#### [ACTION ITEM]
The line containing "PM2.5 breakpoints as" marks the end: write out exactly every line from the first line of the data below through that line, and only those.

#### [DATA]
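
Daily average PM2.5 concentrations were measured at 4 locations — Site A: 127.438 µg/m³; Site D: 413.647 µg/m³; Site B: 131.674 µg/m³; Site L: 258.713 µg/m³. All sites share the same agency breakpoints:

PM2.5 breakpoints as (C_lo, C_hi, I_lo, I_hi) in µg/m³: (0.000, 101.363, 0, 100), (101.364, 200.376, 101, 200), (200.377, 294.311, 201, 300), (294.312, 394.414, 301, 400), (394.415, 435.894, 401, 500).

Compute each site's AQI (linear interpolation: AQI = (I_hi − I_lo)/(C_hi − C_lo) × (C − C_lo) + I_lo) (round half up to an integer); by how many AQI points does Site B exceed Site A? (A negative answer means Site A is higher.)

4

Site A 127.438: bracket 101.364–200.376 → index 101–200; slope 99/99.012, offset 26.074.
AQI = 101 + 99/99.012·26.074 ≈ 127.07 ⇒ 127.
Site D: 413.647 lies in 394.415–435.894, so I_lo=401, I_hi=500, C_lo=394.415, C_hi=435.894.
(500−401)/(435.894−394.415) × (413.647−394.415) + 401 = 99/41.479 × 19.232 + 401 ≈ 446.90 → 447.
Site B: 131.674 lies in 101.364–200.376, so I_lo=101, I_hi=200, C_lo=101.364, C_hi=200.376.
(200−101)/(200.376−101.364) × (131.674−101.364) + 101 = 99/99.012 × 30.310 + 101 ≈ 131.31 → 131.
Site L: row 200.377–294.311 (AQI 201–300). (300−201)·(258.713−200.377)/(294.311−200.377) + 201 = 99·58.336/93.934 + 201 ≈ 262.48 → 262.
AQIs: Site A=127, Site D=447, Site B=131, Site L=262. Site B (131) − Site A (127) = 4.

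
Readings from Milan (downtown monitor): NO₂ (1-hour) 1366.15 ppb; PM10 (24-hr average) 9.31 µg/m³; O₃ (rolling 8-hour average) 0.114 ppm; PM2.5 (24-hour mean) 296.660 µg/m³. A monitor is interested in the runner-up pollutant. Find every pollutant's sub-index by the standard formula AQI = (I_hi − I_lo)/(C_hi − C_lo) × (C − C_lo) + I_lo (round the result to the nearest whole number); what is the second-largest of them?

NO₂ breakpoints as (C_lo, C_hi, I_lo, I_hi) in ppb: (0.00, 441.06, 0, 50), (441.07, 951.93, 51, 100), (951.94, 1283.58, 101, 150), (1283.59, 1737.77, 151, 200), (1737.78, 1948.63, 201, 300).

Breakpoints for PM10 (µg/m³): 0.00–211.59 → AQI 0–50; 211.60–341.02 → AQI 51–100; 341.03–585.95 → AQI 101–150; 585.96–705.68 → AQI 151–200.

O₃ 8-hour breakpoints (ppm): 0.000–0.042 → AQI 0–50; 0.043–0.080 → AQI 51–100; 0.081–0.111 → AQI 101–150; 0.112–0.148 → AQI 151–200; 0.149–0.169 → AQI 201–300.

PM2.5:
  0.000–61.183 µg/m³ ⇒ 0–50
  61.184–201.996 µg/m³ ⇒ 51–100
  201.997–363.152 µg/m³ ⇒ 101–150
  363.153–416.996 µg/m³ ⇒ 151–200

NO₂ 1366.15: bracket 1283.59–1737.77 → index 151–200; slope 49/454.18, offset 82.56.
AQI = 151 + 49/454.18·82.56 ≈ 159.91 ⇒ 160.
PM10: row 0.00–211.59 (AQI 0–50). (50−0)·(9.31−0.00)/(211.59−0.00) + 0 = 50·9.31/211.59 + 0 ≈ 2.20 → 2.
O₃: 0.114 ∈ [0.112, 0.148] ↔ index [151, 200].
151 + (0.114−0.112)·(200−151)/(0.148−0.112) = 151 + 0.002·49/0.036 ≈ 153.72, so AQI = 154.
PM2.5: 296.660 lies in 201.997–363.152, so I_lo=101, I_hi=150, C_lo=201.997, C_hi=363.152.
(150−101)/(363.152−201.997) × (296.660−201.997) + 101 = 49/161.155 × 94.663 + 101 ≈ 129.78 → 130.
Sub-indices: NO₂→160, PM10→2, O₃→154, PM2.5→130. Ranked high→low: 160, 154, 130, 2. Second-highest sub-index = 154.

154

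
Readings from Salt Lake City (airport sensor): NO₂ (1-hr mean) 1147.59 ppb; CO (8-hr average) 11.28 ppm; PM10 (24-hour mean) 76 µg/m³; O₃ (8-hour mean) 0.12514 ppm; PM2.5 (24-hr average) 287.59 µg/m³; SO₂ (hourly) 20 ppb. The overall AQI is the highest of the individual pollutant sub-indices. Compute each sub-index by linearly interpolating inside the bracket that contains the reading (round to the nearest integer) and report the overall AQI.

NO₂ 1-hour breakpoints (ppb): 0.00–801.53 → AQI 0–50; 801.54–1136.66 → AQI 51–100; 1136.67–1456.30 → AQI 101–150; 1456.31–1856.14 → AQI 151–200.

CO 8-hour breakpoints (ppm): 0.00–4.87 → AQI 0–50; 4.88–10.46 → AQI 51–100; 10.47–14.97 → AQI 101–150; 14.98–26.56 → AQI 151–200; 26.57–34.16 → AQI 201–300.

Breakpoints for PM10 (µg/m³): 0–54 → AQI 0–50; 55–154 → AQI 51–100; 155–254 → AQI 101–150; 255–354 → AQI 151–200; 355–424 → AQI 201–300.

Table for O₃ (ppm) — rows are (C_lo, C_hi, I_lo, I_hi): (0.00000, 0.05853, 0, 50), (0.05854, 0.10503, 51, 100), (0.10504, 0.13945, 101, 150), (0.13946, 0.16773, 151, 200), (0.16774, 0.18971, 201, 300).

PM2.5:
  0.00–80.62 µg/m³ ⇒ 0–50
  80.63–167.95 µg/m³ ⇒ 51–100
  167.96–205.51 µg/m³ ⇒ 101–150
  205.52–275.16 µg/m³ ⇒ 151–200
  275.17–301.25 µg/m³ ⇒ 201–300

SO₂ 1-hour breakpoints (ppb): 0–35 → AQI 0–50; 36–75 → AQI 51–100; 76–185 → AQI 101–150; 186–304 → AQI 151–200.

248

NO₂: 1147.59 ∈ [1136.67, 1456.30] ↔ index [101, 150].
101 + (1147.59−1136.67)·(150−101)/(1456.30−1136.67) = 101 + 10.92·49/319.63 ≈ 102.67, so AQI = 103.
CO: 11.28 lies in 10.47–14.97, so I_lo=101, I_hi=150, C_lo=10.47, C_hi=14.97.
(150−101)/(14.97−10.47) × (11.28−10.47) + 101 = 49/4.50 × 0.81 + 101 ≈ 109.82 → 110.
PM10: 76 ∈ [55, 154] ↔ index [51, 100].
51 + (76−55)·(100−51)/(154−55) = 51 + 21·49/99 ≈ 61.39, so AQI = 61.
O₃: row 0.10504–0.13945 (AQI 101–150). (150−101)·(0.12514−0.10504)/(0.13945−0.10504) + 101 = 49·0.02010/0.03441 + 101 ≈ 129.62 → 130.
PM2.5: 287.59 ∈ [275.17, 301.25] ↔ index [201, 300].
201 + (287.59−275.17)·(300−201)/(301.25−275.17) = 201 + 12.42·99/26.08 ≈ 248.15, so AQI = 248.
SO₂ 20: bracket 0–35 → index 0–50; slope 50/35, offset 20.
AQI = 0 + 50/35·20 ≈ 28.57 ⇒ 29.
Sub-indices: NO₂→103, CO→110, PM10→61, O₃→130, PM2.5→248, SO₂→29. Overall AQI = max = 248; dominant pollutant is PM2.5.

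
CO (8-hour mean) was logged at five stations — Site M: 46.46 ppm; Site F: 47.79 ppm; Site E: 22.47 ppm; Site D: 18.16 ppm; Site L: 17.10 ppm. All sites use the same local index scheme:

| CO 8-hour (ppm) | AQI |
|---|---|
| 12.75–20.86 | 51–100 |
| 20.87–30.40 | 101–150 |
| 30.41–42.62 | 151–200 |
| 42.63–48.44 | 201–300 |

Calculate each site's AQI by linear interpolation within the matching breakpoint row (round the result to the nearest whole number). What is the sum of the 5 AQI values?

825

Site M: 46.46 lies in 42.63–48.44, so I_lo=201, I_hi=300, C_lo=42.63, C_hi=48.44.
(300−201)/(48.44−42.63) × (46.46−42.63) + 201 = 99/5.81 × 3.83 + 201 ≈ 266.26 → 266.
Site F 47.79: bracket 42.63–48.44 → index 201–300; slope 99/5.81, offset 5.16.
AQI = 201 + 99/5.81·5.16 ≈ 288.92 ⇒ 289.
Site E: row 20.87–30.40 (AQI 101–150). (150−101)·(22.47−20.87)/(30.40−20.87) + 101 = 49·1.60/9.53 + 101 ≈ 109.23 → 109.
Site D 18.16: bracket 12.75–20.86 → index 51–100; slope 49/8.11, offset 5.41.
AQI = 51 + 49/8.11·5.41 ≈ 83.69 ⇒ 84.
Site L 17.10: bracket 12.75–20.86 → index 51–100; slope 49/8.11, offset 4.35.
AQI = 51 + 49/8.11·4.35 ≈ 77.28 ⇒ 77.
AQIs: Site M=266, Site F=289, Site E=109, Site D=84, Site L=77. Sum = 266 + 289 + 109 + 84 + 77 = 825.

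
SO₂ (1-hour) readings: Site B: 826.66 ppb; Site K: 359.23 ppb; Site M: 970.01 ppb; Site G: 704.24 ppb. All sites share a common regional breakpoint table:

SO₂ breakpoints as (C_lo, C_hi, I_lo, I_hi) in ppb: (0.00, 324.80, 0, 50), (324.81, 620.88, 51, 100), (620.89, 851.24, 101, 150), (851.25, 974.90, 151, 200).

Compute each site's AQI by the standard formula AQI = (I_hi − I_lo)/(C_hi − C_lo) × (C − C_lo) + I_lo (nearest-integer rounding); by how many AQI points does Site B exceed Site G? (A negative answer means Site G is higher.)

26

Site B: 826.66 lies in 620.89–851.24, so I_lo=101, I_hi=150, C_lo=620.89, C_hi=851.24.
(150−101)/(851.24−620.89) × (826.66−620.89) + 101 = 49/230.35 × 205.77 + 101 ≈ 144.77 → 145.
Site K: row 324.81–620.88 (AQI 51–100). (100−51)·(359.23−324.81)/(620.88−324.81) + 51 = 49·34.42/296.07 + 51 ≈ 56.70 → 57.
Site M: 970.01 lies in 851.25–974.90, so I_lo=151, I_hi=200, C_lo=851.25, C_hi=974.90.
(200−151)/(974.90−851.25) × (970.01−851.25) + 151 = 49/123.65 × 118.76 + 151 ≈ 198.06 → 198.
Site G: 704.24 ∈ [620.89, 851.24] ↔ index [101, 150].
101 + (704.24−620.89)·(150−101)/(851.24−620.89) = 101 + 83.35·49/230.35 ≈ 118.73, so AQI = 119.
AQIs: Site B=145, Site K=57, Site M=198, Site G=119. Site B (145) − Site G (119) = 26.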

#### [TASK RESULT]
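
Daily average PM2.5 concentrations were measured at 4 locations — Site A: 127.438 µg/m³; Site D: 413.647 µg/m³; Site B: 131.674 µg/m³; Site L: 258.713 µg/m³. All sites share the same agency breakpoints:

PM2.5 breakpoints as (C_lo, C_hi, I_lo, I_hi) in µg/m³: (0.000, 101.363, 0, 100), (101.364, 200.376, 101, 200), (200.377, 294.311, 201, 300), (294.312, 394.414, 301, 400), (394.415, 435.894, 401, 500).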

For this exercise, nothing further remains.